PROBLEM DETAILS: Which lines run from the line with "Orientation: M lies" through the line with "Distance(D, C) = 62.91" in the entries below? Print them exactly, both ends included, and nothing more.

====== DATA FOR THE TASK

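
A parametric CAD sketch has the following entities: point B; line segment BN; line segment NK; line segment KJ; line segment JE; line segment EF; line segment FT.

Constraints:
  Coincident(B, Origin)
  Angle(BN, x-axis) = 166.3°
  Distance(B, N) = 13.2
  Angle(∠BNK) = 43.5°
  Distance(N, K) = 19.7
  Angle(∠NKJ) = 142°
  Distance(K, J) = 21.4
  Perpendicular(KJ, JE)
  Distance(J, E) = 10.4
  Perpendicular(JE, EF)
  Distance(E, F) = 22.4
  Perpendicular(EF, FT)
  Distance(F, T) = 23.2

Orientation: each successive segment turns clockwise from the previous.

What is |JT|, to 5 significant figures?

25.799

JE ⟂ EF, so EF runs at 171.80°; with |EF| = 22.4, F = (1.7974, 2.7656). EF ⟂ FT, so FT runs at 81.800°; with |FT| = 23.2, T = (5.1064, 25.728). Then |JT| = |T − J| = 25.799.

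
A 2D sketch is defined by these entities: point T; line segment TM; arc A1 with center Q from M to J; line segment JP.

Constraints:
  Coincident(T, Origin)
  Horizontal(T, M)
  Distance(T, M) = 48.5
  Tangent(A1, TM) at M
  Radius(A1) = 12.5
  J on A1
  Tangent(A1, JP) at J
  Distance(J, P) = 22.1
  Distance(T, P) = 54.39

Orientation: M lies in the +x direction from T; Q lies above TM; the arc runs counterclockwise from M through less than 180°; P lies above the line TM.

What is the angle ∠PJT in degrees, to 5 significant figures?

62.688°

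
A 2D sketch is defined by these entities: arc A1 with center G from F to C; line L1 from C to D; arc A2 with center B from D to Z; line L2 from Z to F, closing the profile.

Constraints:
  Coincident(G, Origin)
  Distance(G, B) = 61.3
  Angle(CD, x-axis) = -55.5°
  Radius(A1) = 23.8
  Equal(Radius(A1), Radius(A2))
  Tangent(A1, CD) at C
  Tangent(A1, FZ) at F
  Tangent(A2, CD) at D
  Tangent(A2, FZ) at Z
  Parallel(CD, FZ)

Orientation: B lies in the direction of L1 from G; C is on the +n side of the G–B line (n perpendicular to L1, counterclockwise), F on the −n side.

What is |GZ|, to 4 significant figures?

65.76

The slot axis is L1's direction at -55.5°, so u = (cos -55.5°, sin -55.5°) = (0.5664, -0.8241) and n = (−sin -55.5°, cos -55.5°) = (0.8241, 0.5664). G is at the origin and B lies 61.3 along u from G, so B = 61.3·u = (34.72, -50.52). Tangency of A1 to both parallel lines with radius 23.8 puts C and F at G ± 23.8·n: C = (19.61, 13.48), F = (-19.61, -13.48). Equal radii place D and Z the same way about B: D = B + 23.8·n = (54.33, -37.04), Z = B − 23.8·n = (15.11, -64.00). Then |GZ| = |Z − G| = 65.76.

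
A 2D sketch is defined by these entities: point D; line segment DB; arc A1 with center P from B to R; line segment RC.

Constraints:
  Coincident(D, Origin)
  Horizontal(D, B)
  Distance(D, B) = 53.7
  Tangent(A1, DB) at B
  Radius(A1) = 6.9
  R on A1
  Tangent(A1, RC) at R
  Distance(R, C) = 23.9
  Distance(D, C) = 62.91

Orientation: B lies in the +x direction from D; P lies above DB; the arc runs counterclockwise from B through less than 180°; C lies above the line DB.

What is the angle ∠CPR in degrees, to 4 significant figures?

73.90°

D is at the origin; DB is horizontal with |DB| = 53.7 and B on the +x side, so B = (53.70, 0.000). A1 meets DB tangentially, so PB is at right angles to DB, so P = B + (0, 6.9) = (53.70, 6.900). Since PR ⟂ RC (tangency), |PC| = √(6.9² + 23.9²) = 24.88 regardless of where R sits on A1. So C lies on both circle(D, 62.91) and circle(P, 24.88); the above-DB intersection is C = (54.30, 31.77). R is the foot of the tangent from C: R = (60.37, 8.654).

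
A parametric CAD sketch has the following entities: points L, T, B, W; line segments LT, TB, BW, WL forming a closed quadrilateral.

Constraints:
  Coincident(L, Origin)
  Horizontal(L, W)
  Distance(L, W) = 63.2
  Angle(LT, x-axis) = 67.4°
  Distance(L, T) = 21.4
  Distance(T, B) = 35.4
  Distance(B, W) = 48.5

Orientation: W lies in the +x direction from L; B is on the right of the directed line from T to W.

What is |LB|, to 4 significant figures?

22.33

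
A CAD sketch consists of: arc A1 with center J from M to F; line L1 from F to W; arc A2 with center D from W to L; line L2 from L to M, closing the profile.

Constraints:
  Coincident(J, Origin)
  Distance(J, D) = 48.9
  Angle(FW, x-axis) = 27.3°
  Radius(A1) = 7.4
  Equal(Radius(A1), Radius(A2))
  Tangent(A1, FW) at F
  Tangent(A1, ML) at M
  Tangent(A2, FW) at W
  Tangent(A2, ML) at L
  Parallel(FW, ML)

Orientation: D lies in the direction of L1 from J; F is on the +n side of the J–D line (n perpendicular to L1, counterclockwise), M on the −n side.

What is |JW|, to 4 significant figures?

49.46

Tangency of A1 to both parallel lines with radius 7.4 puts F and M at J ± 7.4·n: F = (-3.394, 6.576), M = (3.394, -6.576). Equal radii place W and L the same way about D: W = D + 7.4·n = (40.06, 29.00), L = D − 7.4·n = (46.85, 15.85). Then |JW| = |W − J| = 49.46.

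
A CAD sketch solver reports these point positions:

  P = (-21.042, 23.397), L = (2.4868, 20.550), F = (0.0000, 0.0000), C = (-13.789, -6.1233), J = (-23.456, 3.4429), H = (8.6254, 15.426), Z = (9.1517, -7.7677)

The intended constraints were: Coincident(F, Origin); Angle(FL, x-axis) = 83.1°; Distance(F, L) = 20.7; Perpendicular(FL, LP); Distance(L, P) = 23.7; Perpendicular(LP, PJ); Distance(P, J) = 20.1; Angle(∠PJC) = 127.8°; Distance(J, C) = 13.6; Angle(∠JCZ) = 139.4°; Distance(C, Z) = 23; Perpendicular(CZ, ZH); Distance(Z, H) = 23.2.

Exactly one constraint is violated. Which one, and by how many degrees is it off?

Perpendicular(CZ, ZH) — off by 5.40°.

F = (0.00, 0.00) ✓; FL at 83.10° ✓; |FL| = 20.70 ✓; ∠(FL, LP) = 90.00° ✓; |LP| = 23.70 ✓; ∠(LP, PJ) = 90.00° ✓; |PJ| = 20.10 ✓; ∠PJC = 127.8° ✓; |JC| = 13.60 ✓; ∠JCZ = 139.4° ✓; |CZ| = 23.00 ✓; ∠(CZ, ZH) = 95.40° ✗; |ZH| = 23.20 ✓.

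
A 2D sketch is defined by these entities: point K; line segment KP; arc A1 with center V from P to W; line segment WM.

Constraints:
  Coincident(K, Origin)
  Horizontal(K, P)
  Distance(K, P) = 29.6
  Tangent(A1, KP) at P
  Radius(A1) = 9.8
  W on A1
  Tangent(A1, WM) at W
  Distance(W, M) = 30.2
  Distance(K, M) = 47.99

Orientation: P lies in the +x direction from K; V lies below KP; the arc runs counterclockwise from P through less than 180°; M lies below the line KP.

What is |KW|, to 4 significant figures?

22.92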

============

EXERCISE RESPONSE:
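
Orientation: M lies in the +x direction from T; Q lies above TM; the arc runs counterclockwise from M through less than 180°; P lies above the line TM.

What is the angle ∠PJT in degrees, to 5 significant figures?

62.688°

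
A 2D sketch is defined by these entities: arc A1 with center G from F to C; line L1 from C to D; arc A2 with center B from D to Z; line L2 from Z to F, closing the profile.

Constraints:
  Coincident(G, Origin)
  Distance(G, B) = 61.3
  Angle(CD, x-axis) = -55.5°
  Radius(A1) = 23.8
  Equal(Radius(A1), Radius(A2))
  Tangent(A1, CD) at C
  Tangent(A1, FZ) at F
  Tangent(A2, CD) at D
  Tangent(A2, FZ) at Z
  Parallel(CD, FZ)

Orientation: B lies in the direction of L1 from G; C is on the +n side of the G–B line (n perpendicular to L1, counterclockwise), F on the −n side.

What is |GZ|, to 4 significant figures?

65.76

The slot axis is L1's direction at -55.5°, so u = (cos -55.5°, sin -55.5°) = (0.5664, -0.8241) and n = (−sin -55.5°, cos -55.5°) = (0.8241, 0.5664). G is at the origin and B lies 61.3 along u from G, so B = 61.3·u = (34.72, -50.52). Tangency of A1 to both parallel lines with radius 23.8 puts C and F at G ± 23.8·n: C = (19.61, 13.48), F = (-19.61, -13.48). Equal radii place D and Z the same way about B: D = B + 23.8·n = (54.33, -37.04), Z = B − 23.8·n = (15.11, -64.00). Then |GZ| = |Z − G| = 65.76.

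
A 2D sketch is defined by these entities: point D; line segment DB; arc A1 with center P from B to R; line segment RC.

Constraints:
  Coincident(D, Origin)
  Horizontal(D, B)
  Distance(D, B) = 53.7
  Tangent(A1, DB) at B
  Radius(A1) = 6.9
  R on A1
  Tangent(A1, RC) at R
  Distance(R, C) = 23.9
  Distance(D, C) = 62.91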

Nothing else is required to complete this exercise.